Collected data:
◇ ◇ ◇ ◇ ◇ ◇ ◇

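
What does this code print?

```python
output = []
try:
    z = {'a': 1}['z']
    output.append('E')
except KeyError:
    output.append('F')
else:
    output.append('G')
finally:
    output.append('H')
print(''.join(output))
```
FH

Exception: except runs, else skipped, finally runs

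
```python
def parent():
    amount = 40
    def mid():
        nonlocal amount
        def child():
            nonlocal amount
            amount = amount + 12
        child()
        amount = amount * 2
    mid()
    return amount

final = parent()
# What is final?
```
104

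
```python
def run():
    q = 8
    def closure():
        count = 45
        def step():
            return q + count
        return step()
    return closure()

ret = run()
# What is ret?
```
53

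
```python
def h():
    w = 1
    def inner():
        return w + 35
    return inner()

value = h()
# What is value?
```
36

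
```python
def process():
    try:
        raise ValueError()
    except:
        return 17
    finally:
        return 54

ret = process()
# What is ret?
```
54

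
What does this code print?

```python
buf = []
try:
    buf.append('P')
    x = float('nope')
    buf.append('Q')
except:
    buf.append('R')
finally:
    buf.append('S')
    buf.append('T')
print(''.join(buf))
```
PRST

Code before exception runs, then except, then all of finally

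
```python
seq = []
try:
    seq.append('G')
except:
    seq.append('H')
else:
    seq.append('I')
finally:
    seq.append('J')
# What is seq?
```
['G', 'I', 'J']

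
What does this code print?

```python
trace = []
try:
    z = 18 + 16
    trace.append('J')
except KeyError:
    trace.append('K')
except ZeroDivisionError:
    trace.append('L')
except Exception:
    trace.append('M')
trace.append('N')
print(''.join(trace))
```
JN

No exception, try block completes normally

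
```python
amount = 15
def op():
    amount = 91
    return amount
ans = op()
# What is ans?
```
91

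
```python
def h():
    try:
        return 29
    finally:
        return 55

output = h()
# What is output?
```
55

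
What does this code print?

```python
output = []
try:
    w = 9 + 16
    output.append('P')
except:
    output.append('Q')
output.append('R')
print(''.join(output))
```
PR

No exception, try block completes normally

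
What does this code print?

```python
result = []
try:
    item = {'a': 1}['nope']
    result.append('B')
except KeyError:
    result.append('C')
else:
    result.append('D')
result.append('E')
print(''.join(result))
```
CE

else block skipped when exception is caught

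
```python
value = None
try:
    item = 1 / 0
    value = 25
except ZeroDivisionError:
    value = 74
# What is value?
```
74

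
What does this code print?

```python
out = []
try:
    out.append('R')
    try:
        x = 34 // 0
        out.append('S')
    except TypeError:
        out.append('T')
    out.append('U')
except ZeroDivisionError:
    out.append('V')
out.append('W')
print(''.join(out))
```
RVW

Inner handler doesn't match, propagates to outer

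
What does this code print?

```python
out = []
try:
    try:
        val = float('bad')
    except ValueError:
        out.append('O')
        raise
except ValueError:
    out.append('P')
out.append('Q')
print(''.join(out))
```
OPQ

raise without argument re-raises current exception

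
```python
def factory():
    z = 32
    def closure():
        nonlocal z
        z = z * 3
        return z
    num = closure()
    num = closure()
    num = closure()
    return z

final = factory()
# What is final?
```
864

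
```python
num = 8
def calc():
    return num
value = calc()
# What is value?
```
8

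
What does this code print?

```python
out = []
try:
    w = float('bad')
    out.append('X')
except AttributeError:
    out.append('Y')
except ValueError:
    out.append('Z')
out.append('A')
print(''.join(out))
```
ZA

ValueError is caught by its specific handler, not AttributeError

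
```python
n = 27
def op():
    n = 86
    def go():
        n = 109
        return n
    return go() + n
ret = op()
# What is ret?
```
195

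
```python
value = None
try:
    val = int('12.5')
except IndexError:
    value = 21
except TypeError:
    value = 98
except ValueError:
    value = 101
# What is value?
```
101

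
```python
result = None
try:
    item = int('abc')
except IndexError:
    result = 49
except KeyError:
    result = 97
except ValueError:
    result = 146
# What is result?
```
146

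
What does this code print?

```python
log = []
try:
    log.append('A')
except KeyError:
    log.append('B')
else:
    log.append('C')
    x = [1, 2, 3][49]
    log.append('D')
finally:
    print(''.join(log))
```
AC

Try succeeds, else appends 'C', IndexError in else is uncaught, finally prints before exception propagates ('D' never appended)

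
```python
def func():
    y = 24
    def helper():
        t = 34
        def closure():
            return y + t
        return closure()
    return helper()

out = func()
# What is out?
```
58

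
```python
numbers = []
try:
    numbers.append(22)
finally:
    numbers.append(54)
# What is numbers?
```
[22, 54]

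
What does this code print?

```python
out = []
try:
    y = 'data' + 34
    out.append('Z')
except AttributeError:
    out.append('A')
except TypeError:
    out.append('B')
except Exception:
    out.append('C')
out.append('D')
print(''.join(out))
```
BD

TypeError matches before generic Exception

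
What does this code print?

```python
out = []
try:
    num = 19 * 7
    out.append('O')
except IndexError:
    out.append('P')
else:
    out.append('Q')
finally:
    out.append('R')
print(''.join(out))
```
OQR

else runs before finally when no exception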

◇ ◇ ◇ ◇ ◇ ◇ ◇

WHAT THE TASK REQUIRES:
Output the data above in full and exactly.

SOLUTION TO THE PROBLEM:
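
What does this code print?

```python
output = []
try:
    z = {'a': 1}['z']
    output.append('E')
except KeyError:
    output.append('F')
else:
    output.append('G')
finally:
    output.append('H')
print(''.join(output))
```
FH

Exception: except runs, else skipped, finally runs

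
```python
def parent():
    amount = 40
    def mid():
        nonlocal amount
        def child():
            nonlocal amount
            amount = amount + 12
        child()
        amount = amount * 2
    mid()
    return amount

final = parent()
# What is final?
```
104

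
```python
def run():
    q = 8
    def closure():
        count = 45
        def step():
            return q + count
        return step()
    return closure()

ret = run()
# What is ret?
```
53

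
```python
def h():
    w = 1
    def inner():
        return w + 35
    return inner()

value = h()
# What is value?
```
36

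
```python
def process():
    try:
        raise ValueError()
    except:
        return 17
    finally:
        return 54

ret = process()
# What is ret?
```
54

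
What does this code print?

```python
buf = []
try:
    buf.append('P')
    x = float('nope')
    buf.append('Q')
except:
    buf.append('R')
finally:
    buf.append('S')
    buf.append('T')
print(''.join(buf))
```
PRST

Code before exception runs, then except, then all of finally

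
```python
seq = []
try:
    seq.append('G')
except:
    seq.append('H')
else:
    seq.append('I')
finally:
    seq.append('J')
# What is seq?
```
['G', 'I', 'J']

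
What does this code print?

```python
trace = []
try:
    z = 18 + 16
    trace.append('J')
except KeyError:
    trace.append('K')
except ZeroDivisionError:
    trace.append('L')
except Exception:
    trace.append('M')
trace.append('N')
print(''.join(trace))
```
JN

No exception, try block completes normally

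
```python
amount = 15
def op():
    amount = 91
    return amount
ans = op()
# What is ans?
```
91

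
```python
def h():
    try:
        return 29
    finally:
        return 55

output = h()
# What is output?
```
55

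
What does this code print?

```python
output = []
try:
    w = 9 + 16
    output.append('P')
except:
    output.append('Q')
output.append('R')
print(''.join(output))
```
PR

No exception, try block completes normally

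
What does this code print?

```python
result = []
try:
    item = {'a': 1}['nope']
    result.append('B')
except KeyError:
    result.append('C')
else:
    result.append('D')
result.append('E')
print(''.join(result))
```
CE

else block skipped when exception is caught

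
```python
value = None
try:
    item = 1 / 0
    value = 25
except ZeroDivisionError:
    value = 74
# What is value?
```
74

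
What does this code print?

```python
out = []
try:
    out.append('R')
    try:
        x = 34 // 0
        out.append('S')
    except TypeError:
        out.append('T')
    out.append('U')
except ZeroDivisionError:
    out.append('V')
out.append('W')
print(''.join(out))
```
RVW

Inner handler doesn't match, propagates to outer

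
What does this code print?

```python
out = []
try:
    try:
        val = float('bad')
    except ValueError:
        out.append('O')
        raise
except ValueError:
    out.append('P')
out.append('Q')
print(''.join(out))
```
OPQ

raise without argument re-raises current exception

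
```python
def factory():
    z = 32
    def closure():
        nonlocal z
        z = z * 3
        return z
    num = closure()
    num = closure()
    num = closure()
    return z

final = factory()
# What is final?
```
864

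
```python
num = 8
def calc():
    return num
value = calc()
# What is value?
```
8

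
What does this code print?

```python
out = []
try:
    w = float('bad')
    out.append('X')
except AttributeError:
    out.append('Y')
except ValueError:
    out.append('Z')
out.append('A')
print(''.join(out))
```
ZA

ValueError is caught by its specific handler, not AttributeError

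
```python
n = 27
def op():
    n = 86
    def go():
        n = 109
        return n
    return go() + n
ret = op()
# What is ret?
```
195

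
```python
value = None
try:
    val = int('12.5')
except IndexError:
    value = 21
except TypeError:
    value = 98
except ValueError:
    value = 101
# What is value?
```
101

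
```python
result = None
try:
    item = int('abc')
except IndexError:
    result = 49
except KeyError:
    result = 97
except ValueError:
    result = 146
# What is result?
```
146

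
What does this code print?

```python
log = []
try:
    log.append('A')
except KeyError:
    log.append('B')
else:
    log.append('C')
    x = [1, 2, 3][49]
    log.append('D')
finally:
    print(''.join(log))
```
AC

Try succeeds, else appends 'C', IndexError in else is uncaught, finally prints before exception propagates ('D' never appended)

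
```python
def func():
    y = 24
    def helper():
        t = 34
        def closure():
            return y + t
        return closure()
    return helper()

out = func()
# What is out?
```
58

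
```python
numbers = []
try:
    numbers.append(22)
finally:
    numbers.append(54)
# What is numbers?
```
[22, 54]

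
What does this code print?

```python
out = []
try:
    y = 'data' + 34
    out.append('Z')
except AttributeError:
    out.append('A')
except TypeError:
    out.append('B')
except Exception:
    out.append('C')
out.append('D')
print(''.join(out))
```
BD

TypeError matches before generic Exception

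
What does this code print?

```python
out = []
try:
    num = 19 * 7
    out.append('O')
except IndexError:
    out.append('P')
else:
    out.append('Q')
finally:
    out.append('R')
print(''.join(out))
```
OQR

else runs before finally when no exception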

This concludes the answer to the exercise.